Task description :: All lines of the data shown below should be output exactly as they stand.

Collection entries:
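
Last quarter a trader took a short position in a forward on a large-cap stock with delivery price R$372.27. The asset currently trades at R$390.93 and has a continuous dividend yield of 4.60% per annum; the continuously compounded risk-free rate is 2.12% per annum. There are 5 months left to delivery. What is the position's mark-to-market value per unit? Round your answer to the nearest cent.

-R$14.51

Current fair forward for the remaining 5 months: F = S·e^((r − q)·T), (r − q) = 0.0212 − 0.0460 = -0.0248
F = 390.93 · e^(-0.0248 × 5/12) = 390.93 × 0.989720 = 386.9112
Value of long forward = (F − K)·e^(−rT) = (386.9112 − 372.27) · e^(−0.0212·5/12)
= 14.6412 × 0.991206 = 14.51
Short position value = −(long value) = -R$14.51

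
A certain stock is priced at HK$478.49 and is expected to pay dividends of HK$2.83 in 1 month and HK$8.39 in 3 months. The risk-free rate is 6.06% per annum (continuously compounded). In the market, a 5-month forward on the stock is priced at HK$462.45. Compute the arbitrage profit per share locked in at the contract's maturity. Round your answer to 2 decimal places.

HK$16.91 per share

PV(dividends) I = 2.83·e^(−0.0606·1/12) + 8.39·e^(−0.0606·3/12) = 11.0796
Fair forward F* = (S − I)·e^(rT) = (478.49 − 11.0796)·e^0.025250 = 467.4104 × 1.025571 = 479.3626
Market HK$462.45 < fair 479.3626: forward underpriced → reverse cash-and-carry (short the stock, invest proceeds at r, pay the dividends, go long the forward).
Profit at T = |F_mkt − F*| = |462.45 − 479.3626| = HK$16.91 per share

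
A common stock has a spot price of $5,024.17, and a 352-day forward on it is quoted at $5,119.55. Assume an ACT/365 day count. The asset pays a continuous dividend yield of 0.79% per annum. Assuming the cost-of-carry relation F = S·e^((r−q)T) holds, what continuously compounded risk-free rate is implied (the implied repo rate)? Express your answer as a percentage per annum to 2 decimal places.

From F = S·e^((r−q)T): (r − q) = ln(F/S)/T
ln(5119.55/5024.17) = ln(1.018984) = 0.018806
(r − q) = 0.018806 / (352/365) = 0.019501
r = ln(F/S)/T + q = 0.019501 + 0.0079 = 0.027401
r = 2.74%

2.74%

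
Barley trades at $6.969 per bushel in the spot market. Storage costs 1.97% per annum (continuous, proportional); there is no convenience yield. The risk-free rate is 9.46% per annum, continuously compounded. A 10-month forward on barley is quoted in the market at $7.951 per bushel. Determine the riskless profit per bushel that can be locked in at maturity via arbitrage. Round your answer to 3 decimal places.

$0.286 per bushel

Fair forward: F* = S·e^(carry·T), with carry = (r + u) = 0.0946 + 0.0197 = 0.1143
F* = 6.969 · e^(0.1143 × 10/12) = 6.969 · e^0.095250 = 6.969 × 1.099934 = $7.6654
Market $7.951 > fair $7.6654: forward overpriced → cash-and-carry (buy spot, short the forward).
At maturity, profit = |F_mkt − F*| = |7.951 − 7.6654| = $0.286 per bushel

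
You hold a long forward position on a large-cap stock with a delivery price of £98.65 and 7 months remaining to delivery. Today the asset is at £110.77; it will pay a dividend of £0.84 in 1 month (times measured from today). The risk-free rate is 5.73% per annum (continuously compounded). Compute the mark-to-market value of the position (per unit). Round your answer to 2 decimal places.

PV(remaining dividends) I = 0.84·e^(−0.0573·1/12) = 0.8360
Current forward F = (S − I)·e^(rT) = (110.77 − 0.8360)·e^(0.0573·7/12) = 109.9340 × 1.033990 = 113.6707
Value (long) = (F − K)·e^(−rT) = (113.6707 − 98.65) × 0.967127 = 14.5269
Value = £14.53

£14.53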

The completed task ::
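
Last quarter a trader took a short position in a forward on a large-cap stock with delivery price R$372.27. The asset currently trades at R$390.93 and has a continuous dividend yield of 4.60% per annum; the continuously compounded risk-free rate is 2.12% per annum. There are 5 months left to delivery. What is the position's mark-to-market value per unit? Round your answer to the nearest cent.

-R$14.51

Current fair forward for the remaining 5 months: F = S·e^((r − q)·T), (r − q) = 0.0212 − 0.0460 = -0.0248
F = 390.93 · e^(-0.0248 × 5/12) = 390.93 × 0.989720 = 386.9112
Value of long forward = (F − K)·e^(−rT) = (386.9112 − 372.27) · e^(−0.0212·5/12)
= 14.6412 × 0.991206 = 14.51
Short position value = −(long value) = -R$14.51

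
A certain stock is priced at HK$478.49 and is expected to pay dividends of HK$2.83 in 1 month and HK$8.39 in 3 months. The risk-free rate is 6.06% per annum (continuously compounded). In the market, a 5-month forward on the stock is priced at HK$462.45. Compute the arbitrage profit per share locked in at the contract's maturity. Round your answer to 2 decimal places.

HK$16.91 per share

PV(dividends) I = 2.83·e^(−0.0606·1/12) + 8.39·e^(−0.0606·3/12) = 11.0796
Fair forward F* = (S − I)·e^(rT) = (478.49 − 11.0796)·e^0.025250 = 467.4104 × 1.025571 = 479.3626
Market HK$462.45 < fair 479.3626: forward underpriced → reverse cash-and-carry (short the stock, invest proceeds at r, pay the dividends, go long the forward).
Profit at T = |F_mkt − F*| = |462.45 − 479.3626| = HK$16.91 per share

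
A common stock has a spot price of $5,024.17, and a 352-day forward on it is quoted at $5,119.55. Assume an ACT/365 day count. The asset pays a continuous dividend yield of 0.79% per annum. Assuming the cost-of-carry relation F = S·e^((r−q)T) holds, what continuously compounded risk-free rate is implied (the implied repo rate)? Express your answer as a percentage per annum to 2 decimal places.

From F = S·e^((r−q)T): (r − q) = ln(F/S)/T
ln(5119.55/5024.17) = ln(1.018984) = 0.018806
(r − q) = 0.018806 / (352/365) = 0.019501
r = ln(F/S)/T + q = 0.019501 + 0.0079 = 0.027401
r = 2.74%

2.74%

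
Barley trades at $6.969 per bushel in the spot market. Storage costs 1.97% per annum (continuous, proportional); there is no convenience yield. The risk-free rate is 9.46% per annum, continuously compounded. A 10-month forward on barley is quoted in the market at $7.951 per bushel. Determine the riskless profit per bushel that can be locked in at maturity via arbitrage. Round your answer to 3 decimal places.

$0.286 per bushel

Fair forward: F* = S·e^(carry·T), with carry = (r + u) = 0.0946 + 0.0197 = 0.1143
F* = 6.969 · e^(0.1143 × 10/12) = 6.969 · e^0.095250 = 6.969 × 1.099934 = $7.6654
Market $7.951 > fair $7.6654: forward overpriced → cash-and-carry (buy spot, short the forward).
At maturity, profit = |F_mkt − F*| = |7.951 − 7.6654| = $0.286 per bushel

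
You hold a long forward position on a large-cap stock with a delivery price of £98.65 and 7 months remaining to delivery. Today the asset is at £110.77; it will pay a dividend of £0.84 in 1 month (times measured from today). The risk-free rate is 5.73% per annum (continuously compounded). Compute the mark-to-market value of the position (per unit). Round your answer to 2 decimal places.

PV(remaining dividends) I = 0.84·e^(−0.0573·1/12) = 0.8360
Current forward F = (S − I)·e^(rT) = (110.77 − 0.8360)·e^(0.0573·7/12) = 109.9340 × 1.033990 = 113.6707
Value (long) = (F − K)·e^(−rT) = (113.6707 − 98.65) × 0.967127 = 14.5269
Value = £14.53

£14.53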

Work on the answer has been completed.